------ DATA UNDER STUDY ------
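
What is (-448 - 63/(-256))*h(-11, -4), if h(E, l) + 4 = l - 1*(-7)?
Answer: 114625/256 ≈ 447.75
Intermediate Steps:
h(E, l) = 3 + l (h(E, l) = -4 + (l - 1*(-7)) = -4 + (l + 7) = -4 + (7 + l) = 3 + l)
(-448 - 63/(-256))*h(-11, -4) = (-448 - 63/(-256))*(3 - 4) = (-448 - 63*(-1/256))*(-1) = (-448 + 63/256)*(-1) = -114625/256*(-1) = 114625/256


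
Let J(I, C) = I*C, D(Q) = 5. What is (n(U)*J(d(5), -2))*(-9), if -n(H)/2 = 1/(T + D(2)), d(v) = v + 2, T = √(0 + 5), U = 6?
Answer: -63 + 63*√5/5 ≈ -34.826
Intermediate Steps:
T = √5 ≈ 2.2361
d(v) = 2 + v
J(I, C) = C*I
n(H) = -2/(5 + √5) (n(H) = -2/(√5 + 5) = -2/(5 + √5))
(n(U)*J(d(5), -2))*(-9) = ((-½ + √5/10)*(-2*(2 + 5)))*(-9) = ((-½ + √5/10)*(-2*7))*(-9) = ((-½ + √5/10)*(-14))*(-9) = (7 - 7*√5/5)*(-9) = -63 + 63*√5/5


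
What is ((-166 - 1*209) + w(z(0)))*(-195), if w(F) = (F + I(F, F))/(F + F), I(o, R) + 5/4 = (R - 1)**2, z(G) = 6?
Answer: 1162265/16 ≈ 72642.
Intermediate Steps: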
------
------ DATA UNDER STUDY ------
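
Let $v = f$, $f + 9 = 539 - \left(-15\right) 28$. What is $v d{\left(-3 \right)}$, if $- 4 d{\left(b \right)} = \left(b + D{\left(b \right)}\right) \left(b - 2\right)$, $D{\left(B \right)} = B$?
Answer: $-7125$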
------
(EXERCISE REQUIREMENTS):
Tally the lines in the records that contain the word "What"; the answer is that number and nothing more.

(ANSWER AREA):
4